* _Data in this exercise_:
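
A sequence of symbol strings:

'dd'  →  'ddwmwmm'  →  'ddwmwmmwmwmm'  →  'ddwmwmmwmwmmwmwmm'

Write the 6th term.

ddwmwmmwmwmmwmwmmwmwmmwmwmm

Every step adds wmwmm to the end: s(k+1) = s(k)·wmwmm.
From ddwmwmmwmwmmwmwmm, 2 further steps: ddwmwmmwmwmmwmwmm → ddwmwmmwmwmmwmwmmwmwmm → (answer).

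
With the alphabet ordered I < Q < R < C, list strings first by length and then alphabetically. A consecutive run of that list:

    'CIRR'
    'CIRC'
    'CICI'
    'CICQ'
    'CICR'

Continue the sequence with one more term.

Find the rightmost character of CICR below C, bump it to the next letter, and reset everything to its right to I.

CICC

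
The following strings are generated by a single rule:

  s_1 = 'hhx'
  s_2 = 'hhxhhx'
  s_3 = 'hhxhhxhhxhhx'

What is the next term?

s(k+1) = s(k)·s(k) — each term doubles the last.
Doubling hhxhhxhhxhhx:

hhxhhxhhxhhxhhxhhxhhxhhx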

* _Instructions for the task_:
Wherever the word "strings" appears in the data, return the whole line.

* _Your response_:
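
A sequence of symbol strings:
With the alphabet ordered I < Q < R < C, list strings first by length and then alphabetically. A consecutive run of that list:
The following strings are generated by a single rule: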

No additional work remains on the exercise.